= Problem =
From the first line to the last, reproduce the records exactly as they appear below.
· · · · ·
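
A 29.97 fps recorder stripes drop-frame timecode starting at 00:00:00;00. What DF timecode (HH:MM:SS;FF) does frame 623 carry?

Ten DF minutes hold 17982 frames, so frame 623 lies in block 0 (frames 0–17981) with 623 frames into that block.
The block's first minute is 1800 frames and the rest 1798 each; 623 frames reaches minute 0, so 0 × 18 + 0 × 2 = 0 labels have been skipped so far.
Adding those back, label number 623 + 0 = 623 at 30 labels/s is 20 s + 23 f = 0 h 0 min 20 s frame 23, i.e. 00:00:20;23.

00:00:20;23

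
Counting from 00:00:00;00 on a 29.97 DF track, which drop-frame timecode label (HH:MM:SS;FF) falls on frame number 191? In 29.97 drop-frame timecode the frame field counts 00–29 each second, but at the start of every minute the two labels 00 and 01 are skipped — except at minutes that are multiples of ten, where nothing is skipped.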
· · · · ·
= Solved exercise =
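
A 29.97 fps recorder stripes drop-frame timecode starting at 00:00:00;00. What DF timecode (HH:MM:SS;FF) does frame 623 carry?

Ten DF minutes hold 17982 frames, so frame 623 lies in block 0 (frames 0–17981) with 623 frames into that block.
The block's first minute is 1800 frames and the rest 1798 each; 623 frames reaches minute 0, so 0 × 18 + 0 × 2 = 0 labels have been skipped so far.
Adding those back, label number 623 + 0 = 623 at 30 labels/s is 20 s + 23 f = 0 h 0 min 20 s frame 23, i.e. 00:00:20;23.

00:00:20;23

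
Counting from 00:00:00;00 on a 29.97 DF track, which drop-frame timecode label (HH:MM:SS;FF) falls on frame number 191? In 29.97 drop-frame timecode the frame field counts 00–29 each second, but at the start of every minute the two labels 00 and 01 are skipped — except at minutes that are multiples of ten, where nothing is skipped.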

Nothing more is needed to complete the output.